• Problem to work on: Please quote exactly the lines below from the line containing "Distance(R, S) = 52.4" to the line containing "Orientation: S lies", both lines included, and nothing else.

• Entries provided:
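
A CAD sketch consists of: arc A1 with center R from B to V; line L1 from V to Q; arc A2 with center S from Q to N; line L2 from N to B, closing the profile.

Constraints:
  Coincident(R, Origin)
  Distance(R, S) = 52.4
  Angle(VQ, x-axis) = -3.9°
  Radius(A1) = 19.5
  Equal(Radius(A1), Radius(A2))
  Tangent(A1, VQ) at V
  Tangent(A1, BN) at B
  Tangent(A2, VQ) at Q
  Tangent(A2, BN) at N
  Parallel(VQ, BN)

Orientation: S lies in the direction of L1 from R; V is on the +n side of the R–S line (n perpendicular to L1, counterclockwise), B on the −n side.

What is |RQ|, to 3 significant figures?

55.9

The slot axis is L1's direction at -3.9°, so u = (cos -3.9°, sin -3.9°) = (0.998, -0.0680) and n = (−sin -3.9°, cos -3.9°) = (0.0680, 0.998). R is at the origin and S lies 52.4 along u from R, so S = 52.4·u = (52.3, -3.56). Tangency of A1 to both parallel lines with radius 19.5 puts V and B at R ± 19.5·n: V = (1.33, 19.5), B = (-1.33, -19.5). Equal radii place Q and N the same way about S: Q = S + 19.5·n = (53.6, 15.9), N = S − 19.5·n = (51.0, -23.0). Then |RQ| = |Q − R| = 55.9.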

• Result for this task:
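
  Distance(R, S) = 52.4
  Angle(VQ, x-axis) = -3.9°
  Radius(A1) = 19.5
  Equal(Radius(A1), Radius(A2))
  Tangent(A1, VQ) at V
  Tangent(A1, BN) at B
  Tangent(A2, VQ) at Q
  Tangent(A2, BN) at N
  Parallel(VQ, BN)

Orientation: S lies in the direction of L1 from R; V is on the +n side of the R–S line (n perpendicular to L1, counterclockwise), B on the −n side.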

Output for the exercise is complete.